(Records from a dataset)
- - - - -
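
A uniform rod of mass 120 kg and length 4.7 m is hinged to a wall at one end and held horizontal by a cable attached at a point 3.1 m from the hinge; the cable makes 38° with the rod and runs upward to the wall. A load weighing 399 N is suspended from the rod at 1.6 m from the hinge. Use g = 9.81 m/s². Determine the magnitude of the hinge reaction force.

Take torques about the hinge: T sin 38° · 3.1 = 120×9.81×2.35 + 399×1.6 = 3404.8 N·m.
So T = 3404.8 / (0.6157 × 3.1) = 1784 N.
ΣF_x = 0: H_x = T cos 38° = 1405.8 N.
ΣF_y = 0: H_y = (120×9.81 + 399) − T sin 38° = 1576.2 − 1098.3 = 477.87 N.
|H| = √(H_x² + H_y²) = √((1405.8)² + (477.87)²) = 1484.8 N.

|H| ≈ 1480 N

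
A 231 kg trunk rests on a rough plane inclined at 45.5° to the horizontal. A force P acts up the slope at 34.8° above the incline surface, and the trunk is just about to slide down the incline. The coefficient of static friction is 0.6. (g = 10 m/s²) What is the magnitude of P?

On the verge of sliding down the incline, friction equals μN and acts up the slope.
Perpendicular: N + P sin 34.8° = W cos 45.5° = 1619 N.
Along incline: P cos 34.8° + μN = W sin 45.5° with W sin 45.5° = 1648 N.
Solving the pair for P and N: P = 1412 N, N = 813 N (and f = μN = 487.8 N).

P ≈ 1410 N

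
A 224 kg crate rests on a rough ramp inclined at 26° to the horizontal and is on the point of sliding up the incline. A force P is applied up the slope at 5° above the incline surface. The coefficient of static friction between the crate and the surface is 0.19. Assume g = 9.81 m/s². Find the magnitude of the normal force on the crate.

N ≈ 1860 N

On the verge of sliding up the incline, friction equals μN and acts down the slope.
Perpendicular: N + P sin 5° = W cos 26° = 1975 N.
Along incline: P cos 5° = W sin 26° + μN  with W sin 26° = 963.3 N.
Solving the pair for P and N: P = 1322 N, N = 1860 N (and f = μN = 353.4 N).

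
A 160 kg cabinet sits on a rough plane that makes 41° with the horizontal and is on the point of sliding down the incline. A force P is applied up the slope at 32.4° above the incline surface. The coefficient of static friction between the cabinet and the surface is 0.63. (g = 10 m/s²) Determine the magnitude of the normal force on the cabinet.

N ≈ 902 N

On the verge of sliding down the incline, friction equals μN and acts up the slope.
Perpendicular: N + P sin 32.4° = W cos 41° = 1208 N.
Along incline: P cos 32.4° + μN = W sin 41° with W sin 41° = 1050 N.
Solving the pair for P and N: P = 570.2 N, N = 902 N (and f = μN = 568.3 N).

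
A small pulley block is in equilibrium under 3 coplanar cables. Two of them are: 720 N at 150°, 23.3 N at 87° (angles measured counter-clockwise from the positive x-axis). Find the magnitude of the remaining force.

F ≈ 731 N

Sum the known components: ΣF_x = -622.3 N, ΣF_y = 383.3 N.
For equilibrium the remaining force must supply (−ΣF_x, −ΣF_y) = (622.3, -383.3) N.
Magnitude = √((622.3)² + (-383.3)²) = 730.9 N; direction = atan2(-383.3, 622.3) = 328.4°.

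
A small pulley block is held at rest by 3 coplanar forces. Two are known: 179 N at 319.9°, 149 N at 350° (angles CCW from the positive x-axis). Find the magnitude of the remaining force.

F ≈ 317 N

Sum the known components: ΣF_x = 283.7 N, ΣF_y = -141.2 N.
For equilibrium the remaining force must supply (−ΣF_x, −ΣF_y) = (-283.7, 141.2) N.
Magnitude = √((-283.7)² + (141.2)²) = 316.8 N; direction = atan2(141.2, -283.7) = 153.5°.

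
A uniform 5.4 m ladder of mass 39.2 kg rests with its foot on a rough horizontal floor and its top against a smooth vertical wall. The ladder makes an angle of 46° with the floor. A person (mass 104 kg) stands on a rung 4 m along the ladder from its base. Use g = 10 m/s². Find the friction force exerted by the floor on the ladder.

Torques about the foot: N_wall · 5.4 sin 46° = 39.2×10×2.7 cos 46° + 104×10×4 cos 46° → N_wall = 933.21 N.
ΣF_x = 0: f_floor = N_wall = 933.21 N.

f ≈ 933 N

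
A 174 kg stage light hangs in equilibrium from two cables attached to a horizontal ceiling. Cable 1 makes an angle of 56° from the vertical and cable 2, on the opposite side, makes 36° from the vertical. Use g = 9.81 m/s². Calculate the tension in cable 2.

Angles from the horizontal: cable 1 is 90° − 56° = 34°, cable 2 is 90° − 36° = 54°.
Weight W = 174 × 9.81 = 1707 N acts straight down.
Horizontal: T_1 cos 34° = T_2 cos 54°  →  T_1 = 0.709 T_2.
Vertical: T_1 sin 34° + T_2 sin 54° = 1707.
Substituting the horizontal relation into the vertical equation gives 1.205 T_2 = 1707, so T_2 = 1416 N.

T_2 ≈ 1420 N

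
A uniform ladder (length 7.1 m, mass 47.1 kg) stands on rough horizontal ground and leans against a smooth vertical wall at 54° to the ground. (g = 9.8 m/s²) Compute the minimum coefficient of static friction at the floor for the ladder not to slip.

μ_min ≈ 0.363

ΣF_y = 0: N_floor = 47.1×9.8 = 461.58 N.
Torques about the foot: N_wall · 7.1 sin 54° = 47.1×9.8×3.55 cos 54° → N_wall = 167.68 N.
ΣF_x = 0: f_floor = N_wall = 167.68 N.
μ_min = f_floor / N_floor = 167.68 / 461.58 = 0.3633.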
- - - - -
Repeat the data in full. Alter nothing.

◆ **OUTPUT BELOW**
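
A uniform rod of mass 120 kg and length 4.7 m is hinged to a wall at one end and held horizontal by a cable attached at a point 3.1 m from the hinge; the cable makes 38° with the rod and runs upward to the wall. A load weighing 399 N is suspended from the rod at 1.6 m from the hinge. Use g = 9.81 m/s². Determine the magnitude of the hinge reaction force.

Take torques about the hinge: T sin 38° · 3.1 = 120×9.81×2.35 + 399×1.6 = 3404.8 N·m.
So T = 3404.8 / (0.6157 × 3.1) = 1784 N.
ΣF_x = 0: H_x = T cos 38° = 1405.8 N.
ΣF_y = 0: H_y = (120×9.81 + 399) − T sin 38° = 1576.2 − 1098.3 = 477.87 N.
|H| = √(H_x² + H_y²) = √((1405.8)² + (477.87)²) = 1484.8 N.

|H| ≈ 1480 N

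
A 231 kg trunk rests on a rough plane inclined at 45.5° to the horizontal. A force P acts up the slope at 34.8° above the incline surface, and the trunk is just about to slide down the incline. The coefficient of static friction is 0.6. (g = 10 m/s²) What is the magnitude of P?

On the verge of sliding down the incline, friction equals μN and acts up the slope.
Perpendicular: N + P sin 34.8° = W cos 45.5° = 1619 N.
Along incline: P cos 34.8° + μN = W sin 45.5° with W sin 45.5° = 1648 N.
Solving the pair for P and N: P = 1412 N, N = 813 N (and f = μN = 487.8 N).

P ≈ 1410 N

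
A 224 kg crate rests on a rough ramp inclined at 26° to the horizontal and is on the point of sliding up the incline. A force P is applied up the slope at 5° above the incline surface. The coefficient of static friction between the crate and the surface is 0.19. Assume g = 9.81 m/s². Find the magnitude of the normal force on the crate.

N ≈ 1860 N

On the verge of sliding up the incline, friction equals μN and acts down the slope.
Perpendicular: N + P sin 5° = W cos 26° = 1975 N.
Along incline: P cos 5° = W sin 26° + μN  with W sin 26° = 963.3 N.
Solving the pair for P and N: P = 1322 N, N = 1860 N (and f = μN = 353.4 N).

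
A 160 kg cabinet sits on a rough plane that makes 41° with the horizontal and is on the point of sliding down the incline. A force P is applied up the slope at 32.4° above the incline surface. The coefficient of static friction between the cabinet and the surface is 0.63. (g = 10 m/s²) Determine the magnitude of the normal force on the cabinet.

N ≈ 902 N

On the verge of sliding down the incline, friction equals μN and acts up the slope.
Perpendicular: N + P sin 32.4° = W cos 41° = 1208 N.
Along incline: P cos 32.4° + μN = W sin 41° with W sin 41° = 1050 N.
Solving the pair for P and N: P = 570.2 N, N = 902 N (and f = μN = 568.3 N).

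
A small pulley block is in equilibrium under 3 coplanar cables. Two of them are: 720 N at 150°, 23.3 N at 87° (angles measured counter-clockwise from the positive x-axis). Find the magnitude of the remaining force.

F ≈ 731 N

Sum the known components: ΣF_x = -622.3 N, ΣF_y = 383.3 N.
For equilibrium the remaining force must supply (−ΣF_x, −ΣF_y) = (622.3, -383.3) N.
Magnitude = √((622.3)² + (-383.3)²) = 730.9 N; direction = atan2(-383.3, 622.3) = 328.4°.

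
A small pulley block is held at rest by 3 coplanar forces. Two are known: 179 N at 319.9°, 149 N at 350° (angles CCW from the positive x-axis). Find the magnitude of the remaining force.

F ≈ 317 N

Sum the known components: ΣF_x = 283.7 N, ΣF_y = -141.2 N.
For equilibrium the remaining force must supply (−ΣF_x, −ΣF_y) = (-283.7, 141.2) N.
Magnitude = √((-283.7)² + (141.2)²) = 316.8 N; direction = atan2(141.2, -283.7) = 153.5°.

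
A uniform 5.4 m ladder of mass 39.2 kg rests with its foot on a rough horizontal floor and its top against a smooth vertical wall. The ladder makes an angle of 46° with the floor. A person (mass 104 kg) stands on a rung 4 m along the ladder from its base. Use g = 10 m/s². Find the friction force exerted by the floor on the ladder.

Torques about the foot: N_wall · 5.4 sin 46° = 39.2×10×2.7 cos 46° + 104×10×4 cos 46° → N_wall = 933.21 N.
ΣF_x = 0: f_floor = N_wall = 933.21 N.

f ≈ 933 N

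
A 174 kg stage light hangs in equilibrium from two cables attached to a horizontal ceiling. Cable 1 makes an angle of 56° from the vertical and cable 2, on the opposite side, makes 36° from the vertical. Use g = 9.81 m/s². Calculate the tension in cable 2.

Angles from the horizontal: cable 1 is 90° − 56° = 34°, cable 2 is 90° − 36° = 54°.
Weight W = 174 × 9.81 = 1707 N acts straight down.
Horizontal: T_1 cos 34° = T_2 cos 54°  →  T_1 = 0.709 T_2.
Vertical: T_1 sin 34° + T_2 sin 54° = 1707.
Substituting the horizontal relation into the vertical equation gives 1.205 T_2 = 1707, so T_2 = 1416 N.

T_2 ≈ 1420 N

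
A uniform ladder (length 7.1 m, mass 47.1 kg) stands on rough horizontal ground and leans against a smooth vertical wall at 54° to the ground. (g = 9.8 m/s²) Compute the minimum coefficient of static friction at the floor for the ladder not to slip.

μ_min ≈ 0.363

ΣF_y = 0: N_floor = 47.1×9.8 = 461.58 N.
Torques about the foot: N_wall · 7.1 sin 54° = 47.1×9.8×3.55 cos 54° → N_wall = 167.68 N.
ΣF_x = 0: f_floor = N_wall = 167.68 N.
μ_min = f_floor / N_floor = 167.68 / 461.58 = 0.3633.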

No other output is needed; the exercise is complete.